▶ _Instructions for the task_: Every record must come back exactly as given.
[Opening Data records section]
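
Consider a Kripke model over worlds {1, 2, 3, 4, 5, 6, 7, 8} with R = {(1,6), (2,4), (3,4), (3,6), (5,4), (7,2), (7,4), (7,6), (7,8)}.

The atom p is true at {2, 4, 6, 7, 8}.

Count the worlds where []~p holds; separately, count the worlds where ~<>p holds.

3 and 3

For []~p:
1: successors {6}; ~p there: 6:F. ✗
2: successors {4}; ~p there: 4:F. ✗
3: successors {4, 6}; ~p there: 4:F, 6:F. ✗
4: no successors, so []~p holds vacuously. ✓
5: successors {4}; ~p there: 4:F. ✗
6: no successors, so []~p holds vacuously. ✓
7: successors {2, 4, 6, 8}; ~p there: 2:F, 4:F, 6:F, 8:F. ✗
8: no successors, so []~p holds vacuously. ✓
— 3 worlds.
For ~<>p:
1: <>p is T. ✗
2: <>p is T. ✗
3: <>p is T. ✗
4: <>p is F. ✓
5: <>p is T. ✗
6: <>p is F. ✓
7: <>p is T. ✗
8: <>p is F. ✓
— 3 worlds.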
[Closing Data records section]
▶ _Solved exercise_:
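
Consider a Kripke model over worlds {1, 2, 3, 4, 5, 6, 7, 8} with R = {(1,6), (2,4), (3,4), (3,6), (5,4), (7,2), (7,4), (7,6), (7,8)}.

The atom p is true at {2, 4, 6, 7, 8}.

Count the worlds where []~p holds; separately, count the worlds where ~<>p holds.

3 and 3

For []~p:
1: successors {6}; ~p there: 6:F. ✗
2: successors {4}; ~p there: 4:F. ✗
3: successors {4, 6}; ~p there: 4:F, 6:F. ✗
4: no successors, so []~p holds vacuously. ✓
5: successors {4}; ~p there: 4:F. ✗
6: no successors, so []~p holds vacuously. ✓
7: successors {2, 4, 6, 8}; ~p there: 2:F, 4:F, 6:F, 8:F. ✗
8: no successors, so []~p holds vacuously. ✓
— 3 worlds.
For ~<>p:
1: <>p is T. ✗
2: <>p is T. ✗
3: <>p is T. ✗
4: <>p is F. ✓
5: <>p is T. ✗
6: <>p is F. ✓
7: <>p is T. ✗
8: <>p is F. ✓
— 3 worlds.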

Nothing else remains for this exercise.